Exercise - For each line in the data that includes "from", make a copy.

Segment Start: Given data

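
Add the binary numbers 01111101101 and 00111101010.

Add column by column from the right: bit + bit + carry-in; write the sum mod 2, carry 1 when the sum is 2 or 3.
carry:  11111010000
        01111101101
+       00111101010
-------------------
       010111010111
(the carry out of the leftmost column, 0, becomes the leading bit)
Decimal check:
  01111101101 = 512 + 256 + 128 + 64 + 32 + 8 + 4 + 1 = 1005
  00111101010 = 256 + 128 + 64 + 32 + 8 + 2 = 490
  1005 + 490 = 1495, and 010111010111 = 1024 + 256 + 128 + 64 + 16 + 4 + 2 + 1 = 1495 ✓



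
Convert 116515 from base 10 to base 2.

Using repeated division by 2:
116515 ÷ 2 = 58257 remainder 1
58257 ÷ 2 = 29128 remainder 1
29128 ÷ 2 = 14564 remainder 0
14564 ÷ 2 = 7282 remainder 0
7282 ÷ 2 = 3641 remainder 0
3641 ÷ 2 = 1820 remainder 1
1820 ÷ 2 = 910 remainder 0
910 ÷ 2 = 455 remainder 0
455 ÷ 2 = 227 remainder 1
227 ÷ 2 = 113 remainder 1
113 ÷ 2 = 56 remainder 1
56 ÷ 2 = 28 remainder 0
28 ÷ 2 = 14 remainder 0
14 ÷ 2 = 7 remainder 0
7 ÷ 2 = 3 remainder 1
3 ÷ 2 = 1 remainder 1
1 ÷ 2 = 0 remainder 1
Reading remainders bottom to top: 11100011100100011



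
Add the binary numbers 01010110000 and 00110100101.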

Segment End: Given data

Exercise result -
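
Add column by column from the right: bit + bit + carry-in; write the sum mod 2, carry 1 when the sum is 2 or 3.
Convert 116515 from base 10 to base 2.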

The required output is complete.